> **Saved data entries**:
______
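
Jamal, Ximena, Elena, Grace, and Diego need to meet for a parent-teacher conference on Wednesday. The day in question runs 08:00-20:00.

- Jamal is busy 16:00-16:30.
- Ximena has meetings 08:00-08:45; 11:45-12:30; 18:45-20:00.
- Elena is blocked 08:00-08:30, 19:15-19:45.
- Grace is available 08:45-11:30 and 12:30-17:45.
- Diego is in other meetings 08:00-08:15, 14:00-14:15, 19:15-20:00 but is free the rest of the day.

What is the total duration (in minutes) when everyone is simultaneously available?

435

Jamal free: 08:00-16:00, 16:30-20:00 (invert busy blocks within the working day).
Ximena free: 08:45-11:45, 12:30-18:45 (invert busy blocks within the working day).
Elena free: 08:30-19:15, 19:45-20:00 (invert busy blocks within the working day).
Grace free: 08:45-11:30, 12:30-17:45.
Diego free: 08:15-14:00, 14:15-19:15 (invert busy blocks within the working day).
Jamal ∩ Ximena: 08:45-11:45, 12:30-16:00, 16:30-18:45.
Jamal ∩ Ximena ∩ Elena: 08:45-11:45, 12:30-16:00, 16:30-18:45.
Jamal ∩ Ximena ∩ Elena ∩ Grace: 08:45-11:30, 12:30-16:00, 16:30-17:45.
Jamal ∩ Ximena ∩ Elena ∩ Grace ∩ Diego: 08:45-11:30, 12:30-14:00, 14:15-16:00, 16:30-17:45.
Those are the intersection windows.
Summing the common windows: 165 + 90 + 105 + 75 = 435 minutes.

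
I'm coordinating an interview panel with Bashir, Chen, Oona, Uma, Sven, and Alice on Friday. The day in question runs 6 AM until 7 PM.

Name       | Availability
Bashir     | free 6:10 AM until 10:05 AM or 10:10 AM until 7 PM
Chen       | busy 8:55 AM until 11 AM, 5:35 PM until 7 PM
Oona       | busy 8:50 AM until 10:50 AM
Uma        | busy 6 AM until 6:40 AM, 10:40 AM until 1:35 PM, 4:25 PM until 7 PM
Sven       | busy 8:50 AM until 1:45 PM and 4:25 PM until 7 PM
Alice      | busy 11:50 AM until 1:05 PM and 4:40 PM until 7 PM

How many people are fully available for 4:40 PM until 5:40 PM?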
______
> **WORK ORDER**:
Beginning with the line that contains "I'm coordinating an", set down every line through the end of the data without change.

> **OUTPUT FOR THIS EXERCISE**:
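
I'm coordinating an interview panel with Bashir, Chen, Oona, Uma, Sven, and Alice on Friday. The day in question runs 6 AM until 7 PM.

Name       | Availability
Bashir     | free 6:10 AM until 10:05 AM or 10:10 AM until 7 PM
Chen       | busy 8:55 AM until 11 AM, 5:35 PM until 7 PM
Oona       | busy 8:50 AM until 10:50 AM
Uma        | busy 6 AM until 6:40 AM, 10:40 AM until 1:35 PM, 4:25 PM until 7 PM
Sven       | busy 8:50 AM until 1:45 PM and 4:25 PM until 7 PM
Alice      | busy 11:50 AM until 1:05 PM and 4:40 PM until 7 PM

How many people are fully available for 4:40 PM until 5:40 PM?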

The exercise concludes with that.